*** Opening Supplied records ***

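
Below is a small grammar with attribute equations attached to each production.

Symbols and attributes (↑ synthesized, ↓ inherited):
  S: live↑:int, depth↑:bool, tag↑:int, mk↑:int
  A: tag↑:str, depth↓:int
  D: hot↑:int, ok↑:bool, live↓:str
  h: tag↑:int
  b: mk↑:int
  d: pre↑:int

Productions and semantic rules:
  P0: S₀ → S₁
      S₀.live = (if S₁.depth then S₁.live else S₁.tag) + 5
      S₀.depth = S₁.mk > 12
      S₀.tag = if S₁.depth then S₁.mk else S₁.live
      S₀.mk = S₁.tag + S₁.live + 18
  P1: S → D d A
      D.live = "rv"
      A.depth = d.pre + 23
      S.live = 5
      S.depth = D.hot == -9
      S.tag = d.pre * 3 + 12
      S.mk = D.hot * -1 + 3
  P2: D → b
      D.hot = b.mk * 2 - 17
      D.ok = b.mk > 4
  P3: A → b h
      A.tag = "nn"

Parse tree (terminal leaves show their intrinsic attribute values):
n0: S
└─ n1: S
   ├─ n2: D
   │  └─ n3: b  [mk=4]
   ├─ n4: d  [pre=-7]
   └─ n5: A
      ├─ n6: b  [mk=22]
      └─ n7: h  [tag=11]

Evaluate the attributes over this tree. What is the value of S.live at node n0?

10

1. n2.live = "rv"  ["rv"]
2. n3.mk = 4  [terminal]
3. n2.hot = -9  [b.mk * 2 - 17]
4. n2.ok = false  [b.mk > 4]
5. n4.pre = -7  [terminal]
6. n5.depth = 16  [d.pre + 23]
7. n6.mk = 22  [terminal]
8. n7.tag = 11  [terminal]
9. n5.tag = "nn"  ["nn"]
10. n1.live = 5  [5]
11. n1.depth = true  [D.hot == -9]
12. n1.tag = -9  [d.pre * 3 + 12]
13. n1.mk = 12  [D.hot * -1 + 3]
14. n0.live = 10  [(if S₁.depth then S₁.live else S₁.tag) + 5]
15. n0.depth = false  [S₁.mk > 12]
16. n0.tag = 12  [if S₁.depth then S₁.mk else S₁.live]
17. n0.mk = 14  [S₁.tag + S₁.live + 18]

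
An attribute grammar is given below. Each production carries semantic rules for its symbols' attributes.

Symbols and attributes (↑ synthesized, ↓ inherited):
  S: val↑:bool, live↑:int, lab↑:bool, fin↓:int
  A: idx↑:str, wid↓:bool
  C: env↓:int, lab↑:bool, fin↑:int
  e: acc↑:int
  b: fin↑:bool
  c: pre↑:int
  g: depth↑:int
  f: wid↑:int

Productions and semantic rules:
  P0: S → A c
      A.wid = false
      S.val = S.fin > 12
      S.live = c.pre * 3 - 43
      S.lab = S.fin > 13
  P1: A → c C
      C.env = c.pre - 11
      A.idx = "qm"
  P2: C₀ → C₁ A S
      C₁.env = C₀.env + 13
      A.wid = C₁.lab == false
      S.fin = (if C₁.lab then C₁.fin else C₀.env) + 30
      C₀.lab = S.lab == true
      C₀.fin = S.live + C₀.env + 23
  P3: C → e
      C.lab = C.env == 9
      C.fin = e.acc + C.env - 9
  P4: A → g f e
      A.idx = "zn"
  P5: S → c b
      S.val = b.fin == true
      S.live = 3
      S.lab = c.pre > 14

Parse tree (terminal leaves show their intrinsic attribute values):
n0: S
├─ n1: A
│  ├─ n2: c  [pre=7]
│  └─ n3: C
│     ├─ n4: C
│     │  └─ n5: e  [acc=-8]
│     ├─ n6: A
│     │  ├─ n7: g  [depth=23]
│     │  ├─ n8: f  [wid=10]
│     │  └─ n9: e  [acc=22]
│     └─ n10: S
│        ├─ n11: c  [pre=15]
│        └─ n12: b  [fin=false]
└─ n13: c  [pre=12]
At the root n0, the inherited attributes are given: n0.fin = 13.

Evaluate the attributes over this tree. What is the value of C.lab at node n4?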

*** Closing Supplied records ***

| To do |
Extract the first line above and each line after it up to and including the one with "P1: S → D d A", please, exactly and with nothing else.

| Response |
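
Below is a small grammar with attribute equations attached to each production.

Symbols and attributes (↑ synthesized, ↓ inherited):
  S: live↑:int, depth↑:bool, tag↑:int, mk↑:int
  A: tag↑:str, depth↓:int
  D: hot↑:int, ok↑:bool, live↓:str
  h: tag↑:int
  b: mk↑:int
  d: pre↑:int

Productions and semantic rules:
  P0: S₀ → S₁
      S₀.live = (if S₁.depth then S₁.live else S₁.tag) + 5
      S₀.depth = S₁.mk > 12
      S₀.tag = if S₁.depth then S₁.mk else S₁.live
      S₀.mk = S₁.tag + S₁.live + 18
  P1: S → D d A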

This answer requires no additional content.